**Data section**:

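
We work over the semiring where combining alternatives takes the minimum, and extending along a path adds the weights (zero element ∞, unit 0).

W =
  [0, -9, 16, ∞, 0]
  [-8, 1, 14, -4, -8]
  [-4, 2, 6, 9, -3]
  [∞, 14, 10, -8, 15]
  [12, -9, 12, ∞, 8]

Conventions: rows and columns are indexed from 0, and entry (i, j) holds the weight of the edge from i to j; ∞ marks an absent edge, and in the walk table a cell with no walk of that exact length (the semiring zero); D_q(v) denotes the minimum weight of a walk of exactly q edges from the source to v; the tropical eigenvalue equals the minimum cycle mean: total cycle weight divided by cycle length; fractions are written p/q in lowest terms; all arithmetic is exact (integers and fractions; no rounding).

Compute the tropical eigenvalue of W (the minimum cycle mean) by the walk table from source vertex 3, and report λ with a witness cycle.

q=0: [∞, ∞, ∞, 0, ∞]
q=1: [∞, 14, 10, -8, 15]
q=2: [6, 6, 2, -16, 6]
q=3: [-2, -3, -6, -24, -2]
q=4: [-11, -11, -14, -32, -11]
q=5: [-19, -20, -22, -40, -19]
Optimal cycle mean attained by: cycle 0->1->0, total (-9) + (-8), length 2.
Answer: λ = -17/2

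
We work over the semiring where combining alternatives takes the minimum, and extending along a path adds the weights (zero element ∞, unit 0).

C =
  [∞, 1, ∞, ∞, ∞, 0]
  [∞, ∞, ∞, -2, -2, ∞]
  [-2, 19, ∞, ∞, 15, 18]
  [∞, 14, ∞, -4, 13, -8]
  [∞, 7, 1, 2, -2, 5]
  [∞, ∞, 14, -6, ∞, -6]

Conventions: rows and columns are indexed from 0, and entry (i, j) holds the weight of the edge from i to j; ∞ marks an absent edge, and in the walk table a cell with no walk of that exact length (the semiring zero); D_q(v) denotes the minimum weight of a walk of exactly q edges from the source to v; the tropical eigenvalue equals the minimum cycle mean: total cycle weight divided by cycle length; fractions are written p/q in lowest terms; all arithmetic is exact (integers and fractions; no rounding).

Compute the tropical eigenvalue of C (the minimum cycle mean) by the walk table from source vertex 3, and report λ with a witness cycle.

q=0: [∞, ∞, ∞, 0, ∞, ∞]
q=1: [∞, 14, ∞, -4, 13, -8]
q=2: [∞, 10, 6, -14, 9, -14]
q=3: [4, 0, 0, -20, -1, -22]
q=4: [-2, -6, -8, -28, -7, -28]
q=5: [-10, -14, -14, -34, -15, -36]
q=6: [-16, -20, -22, -42, -21, -42]
Optimal cycle mean attained by: cycle 3->5->3, total (-8) + (-6), length 2.
Answer: λ = -7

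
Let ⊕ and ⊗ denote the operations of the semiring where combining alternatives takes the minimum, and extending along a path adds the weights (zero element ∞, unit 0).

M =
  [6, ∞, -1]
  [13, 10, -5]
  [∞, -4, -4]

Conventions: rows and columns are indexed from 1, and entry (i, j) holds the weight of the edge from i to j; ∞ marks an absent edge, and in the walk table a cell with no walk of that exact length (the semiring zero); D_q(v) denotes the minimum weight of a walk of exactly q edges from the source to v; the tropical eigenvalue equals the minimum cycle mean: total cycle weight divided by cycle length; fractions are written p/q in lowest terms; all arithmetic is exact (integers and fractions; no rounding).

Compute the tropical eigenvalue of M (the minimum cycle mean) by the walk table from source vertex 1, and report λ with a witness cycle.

q=0: [0, ∞, ∞]
q=1: [6, ∞, -1]
q=2: [12, -5, -5]
q=3: [8, -9, -10]
Optimal cycle mean attained by: cycle 2->3->2, total (-5) + (-4), length 2.
Answer: λ = -9/2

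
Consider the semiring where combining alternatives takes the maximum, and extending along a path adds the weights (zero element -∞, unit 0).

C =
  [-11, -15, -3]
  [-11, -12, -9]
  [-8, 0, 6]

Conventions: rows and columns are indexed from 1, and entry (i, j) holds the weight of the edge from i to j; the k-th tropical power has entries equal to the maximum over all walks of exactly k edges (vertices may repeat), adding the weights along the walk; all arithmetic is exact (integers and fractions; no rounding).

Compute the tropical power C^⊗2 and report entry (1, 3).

C^⊗2:
  [-11, -3, 3]
  [-17, -9, -3]
  [-2, 6, 12]
Key observation: the optimum is the walk 1->3->3, with weight (-3) + 6 = 3.
Optimal value attained by: walk 1->3->3.
Answer: (C^⊗2)[1][3] = 3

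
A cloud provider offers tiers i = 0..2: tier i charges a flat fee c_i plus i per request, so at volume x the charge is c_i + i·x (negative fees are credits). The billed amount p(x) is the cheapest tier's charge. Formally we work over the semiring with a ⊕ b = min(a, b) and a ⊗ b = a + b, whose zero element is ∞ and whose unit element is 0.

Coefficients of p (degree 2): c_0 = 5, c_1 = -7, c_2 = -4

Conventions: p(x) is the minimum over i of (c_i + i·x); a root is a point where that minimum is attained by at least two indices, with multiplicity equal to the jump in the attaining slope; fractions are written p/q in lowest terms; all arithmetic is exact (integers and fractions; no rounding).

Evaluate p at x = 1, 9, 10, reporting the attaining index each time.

p(1) = min(5+0·1=5, -7+1·1=-6, -4+2·1=-2) = -6 (attained by i=1)
p(9) = min(5+0·9=5, -7+1·9=2, -4+2·9=14) = 2 (attained by i=1)
p(10) = min(5+0·10=5, -7+1·10=3, -4+2·10=16) = 3 (attained by i=1)
Answer: p(1) = -6; p(9) = 2; p(10) = 3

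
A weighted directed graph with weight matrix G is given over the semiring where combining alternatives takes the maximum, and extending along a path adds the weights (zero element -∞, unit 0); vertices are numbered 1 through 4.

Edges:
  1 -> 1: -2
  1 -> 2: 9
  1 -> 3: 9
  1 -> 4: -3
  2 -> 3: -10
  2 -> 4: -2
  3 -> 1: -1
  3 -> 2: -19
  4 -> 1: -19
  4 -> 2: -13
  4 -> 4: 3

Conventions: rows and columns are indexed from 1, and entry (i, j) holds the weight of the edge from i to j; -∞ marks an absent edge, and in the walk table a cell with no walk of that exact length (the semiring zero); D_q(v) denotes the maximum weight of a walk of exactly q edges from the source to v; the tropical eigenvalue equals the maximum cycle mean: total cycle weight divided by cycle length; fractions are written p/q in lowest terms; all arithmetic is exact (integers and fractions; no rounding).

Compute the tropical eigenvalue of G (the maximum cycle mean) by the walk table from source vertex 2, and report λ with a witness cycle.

q=0: [-∞, 0, -∞, -∞]
q=1: [-∞, -∞, -10, -2]
q=2: [-11, -15, -∞, 1]
q=3: [-13, -2, -2, 4]
q=4: [-3, -4, -4, 7]
Optimal cycle mean attained by: cycle 1->3->1, total 9 + (-1), length 2.
Answer: λ = 4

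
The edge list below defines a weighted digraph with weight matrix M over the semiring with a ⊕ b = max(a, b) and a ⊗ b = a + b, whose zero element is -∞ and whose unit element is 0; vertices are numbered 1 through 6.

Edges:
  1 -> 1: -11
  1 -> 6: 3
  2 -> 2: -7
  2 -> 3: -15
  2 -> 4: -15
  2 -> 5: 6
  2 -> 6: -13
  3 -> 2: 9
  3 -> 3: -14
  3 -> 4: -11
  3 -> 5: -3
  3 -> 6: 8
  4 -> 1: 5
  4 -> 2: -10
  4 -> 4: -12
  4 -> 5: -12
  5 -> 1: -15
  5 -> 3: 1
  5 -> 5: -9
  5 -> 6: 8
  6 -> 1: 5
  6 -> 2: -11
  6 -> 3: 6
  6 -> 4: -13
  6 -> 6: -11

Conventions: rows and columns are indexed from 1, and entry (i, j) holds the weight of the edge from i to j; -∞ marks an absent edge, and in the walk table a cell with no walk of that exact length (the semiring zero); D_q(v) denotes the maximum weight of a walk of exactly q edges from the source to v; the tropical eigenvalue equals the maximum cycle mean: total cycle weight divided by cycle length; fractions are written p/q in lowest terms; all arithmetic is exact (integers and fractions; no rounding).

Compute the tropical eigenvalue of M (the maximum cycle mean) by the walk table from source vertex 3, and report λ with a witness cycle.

q=0: [-∞, -∞, 0, -∞, -∞, -∞]
q=1: [-∞, 9, -14, -11, -3, 8]
q=2: [13, 2, 14, -5, 15, 5]
q=3: [10, 23, 16, 3, 11, 23]
q=4: [28, 25, 29, 10, 29, 24]
q=5: [29, 38, 30, 18, 31, 37]
q=6: [42, 39, 43, 24, 44, 39]
Optimal cycle mean attained by: cycle 2->5->6->3->2, total 6 + 8 + 6 + 9, length 4.
Answer: λ = 29/4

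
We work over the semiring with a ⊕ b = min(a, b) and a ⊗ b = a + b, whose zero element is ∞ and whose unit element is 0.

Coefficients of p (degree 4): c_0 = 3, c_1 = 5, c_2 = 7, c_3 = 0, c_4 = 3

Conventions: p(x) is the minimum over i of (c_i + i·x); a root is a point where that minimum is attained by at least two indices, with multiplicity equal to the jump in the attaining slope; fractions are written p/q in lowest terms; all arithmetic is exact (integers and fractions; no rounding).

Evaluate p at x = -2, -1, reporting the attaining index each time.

p(-2) = min(3+0·(-2)=3, 5+1·(-2)=3, 7+2·(-2)=3, 0+3·(-2)=-6, 3+4·(-2)=-5) = -6 (attained by i=3)
p(-1) = min(3+0·(-1)=3, 5+1·(-1)=4, 7+2·(-1)=5, 0+3·(-1)=-3, 3+4·(-1)=-1) = -3 (attained by i=3)
Answer: p(-2) = -6; p(-1) = -3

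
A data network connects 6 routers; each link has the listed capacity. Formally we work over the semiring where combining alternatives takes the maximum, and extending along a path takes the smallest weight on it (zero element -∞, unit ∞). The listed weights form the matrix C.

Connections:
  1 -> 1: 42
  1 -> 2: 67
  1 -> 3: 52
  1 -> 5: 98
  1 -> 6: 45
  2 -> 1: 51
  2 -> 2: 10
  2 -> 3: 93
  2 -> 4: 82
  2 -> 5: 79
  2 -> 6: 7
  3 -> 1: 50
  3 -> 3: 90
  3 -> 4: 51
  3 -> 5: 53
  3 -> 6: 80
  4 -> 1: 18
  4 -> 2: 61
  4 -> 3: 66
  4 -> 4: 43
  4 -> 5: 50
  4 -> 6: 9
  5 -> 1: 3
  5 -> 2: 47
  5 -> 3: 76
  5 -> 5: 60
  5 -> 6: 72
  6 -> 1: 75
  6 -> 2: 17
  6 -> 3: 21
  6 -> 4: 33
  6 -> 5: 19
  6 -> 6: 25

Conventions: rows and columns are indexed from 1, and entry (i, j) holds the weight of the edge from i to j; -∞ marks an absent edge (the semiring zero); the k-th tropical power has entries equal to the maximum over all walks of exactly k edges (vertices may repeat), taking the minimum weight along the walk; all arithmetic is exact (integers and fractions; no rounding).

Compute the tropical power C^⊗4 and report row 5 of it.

C^⊗2:
  [51, 47, 76, 67, 67, 72]
  [50, 61, 90, 51, 60, 80]
  [75, 51, 90, 51, 53, 80]
  [51, 47, 66, 61, 61, 66]
  [72, 47, 76, 51, 60, 76]
  [42, 67, 52, 33, 75, 45]
C^⊗3:
  [72, 61, 76, 51, 60, 76]
  [75, 51, 90, 61, 61, 80]
  [75, 67, 90, 51, 75, 80]
  [66, 61, 66, 51, 60, 66]
  [75, 67, 76, 51, 72, 76]
  [51, 47, 75, 67, 67, 72]
C^⊗4:
  [75, 67, 76, 61, 72, 76]
  [75, 67, 90, 51, 75, 80]
  [75, 67, 90, 67, 75, 80]
  [66, 66, 66, 61, 66, 66]
  [75, 67, 76, 67, 75, 76]
  [72, 61, 75, 51, 60, 75]
Answer: row 5 of C^⊗4 = [75, 67, 76, 67, 75, 76]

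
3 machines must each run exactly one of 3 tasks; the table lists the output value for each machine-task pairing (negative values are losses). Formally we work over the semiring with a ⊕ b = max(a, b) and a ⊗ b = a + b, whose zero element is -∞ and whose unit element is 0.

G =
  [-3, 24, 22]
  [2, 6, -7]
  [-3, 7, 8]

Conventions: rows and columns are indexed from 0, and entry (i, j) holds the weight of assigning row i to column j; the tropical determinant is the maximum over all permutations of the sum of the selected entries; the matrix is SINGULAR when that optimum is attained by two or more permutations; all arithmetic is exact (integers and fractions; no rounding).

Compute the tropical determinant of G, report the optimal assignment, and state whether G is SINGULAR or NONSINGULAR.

σ = (0, 1, 2): (-3) + 6 + 8 = 11
σ = (0, 2, 1): (-3) + (-7) + 7 = -3
σ = (1, 0, 2): 24 + 2 + 8 = 34
σ = (1, 2, 0): 24 + (-7) + (-3) = 14
σ = (2, 0, 1): 22 + 2 + 7 = 31
σ = (2, 1, 0): 22 + 6 + (-3) = 25
Optimal value attained by: σ = (1, 0, 2).
Answer: det⊕(G) = 34; verdict: NONSINGULAR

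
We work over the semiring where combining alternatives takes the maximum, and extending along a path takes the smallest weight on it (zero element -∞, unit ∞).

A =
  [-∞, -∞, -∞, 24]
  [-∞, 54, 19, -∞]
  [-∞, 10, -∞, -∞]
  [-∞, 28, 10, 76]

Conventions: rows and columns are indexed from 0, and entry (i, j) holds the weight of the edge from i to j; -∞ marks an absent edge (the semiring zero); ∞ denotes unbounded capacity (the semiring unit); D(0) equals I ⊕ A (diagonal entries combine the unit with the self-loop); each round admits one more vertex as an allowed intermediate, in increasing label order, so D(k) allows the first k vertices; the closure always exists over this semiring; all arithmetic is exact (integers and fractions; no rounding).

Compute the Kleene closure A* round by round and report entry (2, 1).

D(0):
  [∞, -∞, -∞, 24]
  [-∞, ∞, 19, -∞]
  [-∞, 10, ∞, -∞]
  [-∞, 28, 10, ∞]
D(1):
  [∞, -∞, -∞, 24]
  [-∞, ∞, 19, -∞]
  [-∞, 10, ∞, -∞]
  [-∞, 28, 10, ∞]
D(2):
  [∞, -∞, -∞, 24]
  [-∞, ∞, 19, -∞]
  [-∞, 10, ∞, -∞]
  [-∞, 28, 19, ∞]
D(3):
  [∞, -∞, -∞, 24]
  [-∞, ∞, 19, -∞]
  [-∞, 10, ∞, -∞]
  [-∞, 28, 19, ∞]
D(4):
  [∞, 24, 19, 24]
  [-∞, ∞, 19, -∞]
  [-∞, 10, ∞, -∞]
  [-∞, 28, 19, ∞]
Answer: A*[2][1] = 10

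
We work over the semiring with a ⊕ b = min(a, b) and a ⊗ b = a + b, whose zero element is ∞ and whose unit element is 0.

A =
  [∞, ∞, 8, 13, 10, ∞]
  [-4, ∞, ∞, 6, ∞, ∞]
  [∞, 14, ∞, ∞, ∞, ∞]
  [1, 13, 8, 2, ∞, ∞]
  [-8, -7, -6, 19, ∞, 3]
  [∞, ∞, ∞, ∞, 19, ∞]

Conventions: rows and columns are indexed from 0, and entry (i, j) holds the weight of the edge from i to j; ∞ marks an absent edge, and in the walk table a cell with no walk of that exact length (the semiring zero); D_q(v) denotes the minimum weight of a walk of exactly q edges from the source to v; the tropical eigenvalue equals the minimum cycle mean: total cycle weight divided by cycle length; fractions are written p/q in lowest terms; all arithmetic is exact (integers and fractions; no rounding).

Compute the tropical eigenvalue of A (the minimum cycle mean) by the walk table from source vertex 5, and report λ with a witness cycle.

q=0: [∞, ∞, ∞, ∞, ∞, 0]
q=1: [∞, ∞, ∞, ∞, 19, ∞]
q=2: [11, 12, 13, 38, ∞, 22]
q=3: [8, 27, 19, 18, 21, ∞]
q=4: [13, 14, 15, 20, 18, 24]
q=5: [10, 11, 12, 20, 23, 21]
q=6: [7, 16, 17, 17, 20, 26]
Optimal cycle mean attained by: cycle 0->4->1->0, total 10 + (-7) + (-4), length 3.
Answer: λ = -1/3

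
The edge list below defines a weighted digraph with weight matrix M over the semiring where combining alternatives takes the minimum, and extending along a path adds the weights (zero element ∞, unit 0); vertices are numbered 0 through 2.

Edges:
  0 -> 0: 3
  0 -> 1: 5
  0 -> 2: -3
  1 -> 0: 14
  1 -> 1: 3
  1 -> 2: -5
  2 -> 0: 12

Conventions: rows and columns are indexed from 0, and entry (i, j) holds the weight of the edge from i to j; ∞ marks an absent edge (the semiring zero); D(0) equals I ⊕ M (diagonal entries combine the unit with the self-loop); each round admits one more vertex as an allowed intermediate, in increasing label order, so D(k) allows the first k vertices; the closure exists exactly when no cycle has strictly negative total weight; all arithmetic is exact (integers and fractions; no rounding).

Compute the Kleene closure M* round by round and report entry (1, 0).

D(0):
  [0, 5, -3]
  [14, 0, -5]
  [12, ∞, 0]
D(1):
  [0, 5, -3]
  [14, 0, -5]
  [12, 17, 0]
D(2):
  [0, 5, -3]
  [14, 0, -5]
  [12, 17, 0]
D(3):
  [0, 5, -3]
  [7, 0, -5]
  [12, 17, 0]
Answer: M*[1][0] = 7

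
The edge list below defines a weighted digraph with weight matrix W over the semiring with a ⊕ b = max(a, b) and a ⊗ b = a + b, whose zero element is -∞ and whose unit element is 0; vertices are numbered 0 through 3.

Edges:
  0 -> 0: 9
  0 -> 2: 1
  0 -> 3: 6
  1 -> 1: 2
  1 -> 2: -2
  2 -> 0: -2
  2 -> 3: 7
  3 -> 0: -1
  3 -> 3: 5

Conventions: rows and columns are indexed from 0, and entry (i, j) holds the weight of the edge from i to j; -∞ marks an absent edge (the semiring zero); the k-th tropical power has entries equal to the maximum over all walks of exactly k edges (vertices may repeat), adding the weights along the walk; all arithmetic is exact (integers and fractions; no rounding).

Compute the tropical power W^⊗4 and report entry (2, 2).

W^⊗2:
  [18, -∞, 10, 15]
  [-4, 4, 0, 5]
  [7, -∞, -1, 12]
  [8, -∞, 0, 10]
W^⊗3:
  [27, -∞, 19, 24]
  [5, 6, 2, 10]
  [16, -∞, 8, 17]
  [17, -∞, 9, 15]
W^⊗4:
  [36, -∞, 28, 33]
  [14, 8, 6, 15]
  [25, -∞, 17, 22]
  [26, -∞, 18, 23]
Key observation: the optimum is the walk 2->0->0->0->2, with weight (-2) + 9 + 9 + 1 = 17.
Optimal value attained by: walk 2->0->0->0->2.
Answer: (W^⊗4)[2][2] = 17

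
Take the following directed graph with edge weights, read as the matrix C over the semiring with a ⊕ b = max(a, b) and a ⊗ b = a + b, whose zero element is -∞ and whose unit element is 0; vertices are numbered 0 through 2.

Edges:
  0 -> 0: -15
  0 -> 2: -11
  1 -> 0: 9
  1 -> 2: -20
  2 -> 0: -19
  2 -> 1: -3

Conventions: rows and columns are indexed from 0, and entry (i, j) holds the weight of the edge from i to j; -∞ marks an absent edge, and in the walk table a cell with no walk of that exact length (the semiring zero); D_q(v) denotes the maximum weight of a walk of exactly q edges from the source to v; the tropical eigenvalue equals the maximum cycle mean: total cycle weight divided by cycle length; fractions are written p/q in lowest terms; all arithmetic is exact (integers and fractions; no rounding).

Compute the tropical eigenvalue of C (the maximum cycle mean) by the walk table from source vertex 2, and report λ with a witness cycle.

q=0: [-∞, -∞, 0]
q=1: [-19, -3, -∞]
q=2: [6, -∞, -23]
q=3: [-9, -26, -5]
Optimal cycle mean attained by: cycle 0->2->1->0, total (-11) + (-3) + 9, length 3.
Answer: λ = -5/3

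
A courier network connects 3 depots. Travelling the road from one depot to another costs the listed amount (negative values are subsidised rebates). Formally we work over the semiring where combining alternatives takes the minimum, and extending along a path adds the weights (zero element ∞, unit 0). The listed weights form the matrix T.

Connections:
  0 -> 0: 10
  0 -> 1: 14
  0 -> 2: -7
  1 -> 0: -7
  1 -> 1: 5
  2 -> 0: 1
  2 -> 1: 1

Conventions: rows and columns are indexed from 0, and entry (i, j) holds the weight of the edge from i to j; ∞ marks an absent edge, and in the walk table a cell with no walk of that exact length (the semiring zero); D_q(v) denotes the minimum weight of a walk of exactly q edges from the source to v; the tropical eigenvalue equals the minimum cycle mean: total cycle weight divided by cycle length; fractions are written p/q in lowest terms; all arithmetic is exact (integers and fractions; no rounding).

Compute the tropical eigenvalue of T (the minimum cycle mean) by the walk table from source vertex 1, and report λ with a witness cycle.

q=0: [∞, 0, ∞]
q=1: [-7, 5, ∞]
q=2: [-2, 7, -14]
q=3: [-13, -13, -9]
Optimal cycle mean attained by: cycle 0->2->1->0, total (-7) + 1 + (-7), length 3.
Answer: λ = -13/3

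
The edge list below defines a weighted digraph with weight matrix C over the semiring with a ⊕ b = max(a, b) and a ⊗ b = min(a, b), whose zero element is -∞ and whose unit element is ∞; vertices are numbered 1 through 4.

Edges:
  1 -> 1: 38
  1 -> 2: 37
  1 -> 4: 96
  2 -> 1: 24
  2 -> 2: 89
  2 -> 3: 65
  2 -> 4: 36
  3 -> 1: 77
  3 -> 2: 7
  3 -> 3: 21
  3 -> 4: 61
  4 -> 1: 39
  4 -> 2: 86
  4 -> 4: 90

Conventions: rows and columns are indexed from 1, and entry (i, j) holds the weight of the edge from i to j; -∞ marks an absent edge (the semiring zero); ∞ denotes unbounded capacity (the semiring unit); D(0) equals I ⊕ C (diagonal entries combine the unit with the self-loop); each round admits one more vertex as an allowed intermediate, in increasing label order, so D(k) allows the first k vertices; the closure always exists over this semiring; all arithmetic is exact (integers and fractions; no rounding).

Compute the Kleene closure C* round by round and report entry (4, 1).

D(0):
  [∞, 37, -∞, 96]
  [24, ∞, 65, 36]
  [77, 7, ∞, 61]
  [39, 86, -∞, ∞]
D(1):
  [∞, 37, -∞, 96]
  [24, ∞, 65, 36]
  [77, 37, ∞, 77]
  [39, 86, -∞, ∞]
D(2):
  [∞, 37, 37, 96]
  [24, ∞, 65, 36]
  [77, 37, ∞, 77]
  [39, 86, 65, ∞]
D(3):
  [∞, 37, 37, 96]
  [65, ∞, 65, 65]
  [77, 37, ∞, 77]
  [65, 86, 65, ∞]
D(4):
  [∞, 86, 65, 96]
  [65, ∞, 65, 65]
  [77, 77, ∞, 77]
  [65, 86, 65, ∞]
Answer: C*[4][1] = 65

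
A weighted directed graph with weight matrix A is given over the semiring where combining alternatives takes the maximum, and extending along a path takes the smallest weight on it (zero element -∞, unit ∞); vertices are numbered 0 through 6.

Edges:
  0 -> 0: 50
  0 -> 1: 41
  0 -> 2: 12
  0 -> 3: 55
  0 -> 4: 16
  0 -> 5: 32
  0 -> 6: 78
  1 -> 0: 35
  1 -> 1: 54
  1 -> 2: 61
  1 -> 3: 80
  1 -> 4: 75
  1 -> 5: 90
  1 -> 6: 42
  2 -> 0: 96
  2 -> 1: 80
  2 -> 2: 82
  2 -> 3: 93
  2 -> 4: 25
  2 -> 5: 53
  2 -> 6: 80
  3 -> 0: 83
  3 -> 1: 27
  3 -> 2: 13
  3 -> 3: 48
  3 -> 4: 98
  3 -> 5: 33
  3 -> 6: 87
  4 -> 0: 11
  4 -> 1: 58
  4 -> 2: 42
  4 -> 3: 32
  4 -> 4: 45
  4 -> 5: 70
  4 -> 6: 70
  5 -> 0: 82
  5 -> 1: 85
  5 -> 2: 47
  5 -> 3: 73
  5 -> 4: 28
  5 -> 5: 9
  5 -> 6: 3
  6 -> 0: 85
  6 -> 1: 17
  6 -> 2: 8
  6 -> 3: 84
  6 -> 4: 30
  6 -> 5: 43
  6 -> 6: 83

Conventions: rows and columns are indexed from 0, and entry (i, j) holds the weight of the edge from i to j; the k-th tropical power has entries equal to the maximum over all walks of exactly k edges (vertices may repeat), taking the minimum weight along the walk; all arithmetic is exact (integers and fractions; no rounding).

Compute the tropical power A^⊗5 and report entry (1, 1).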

**Activity**: Every line above that holds the string "degree" should be copied into the answer.

**Reply to the task**:
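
Coefficients of p (degree 2): c_0 = 5, c_1 = -7, c_2 = -4
Coefficients of p (degree 4): c_0 = 3, c_1 = 5, c_2 = 7, c_3 = 0, c_4 = 3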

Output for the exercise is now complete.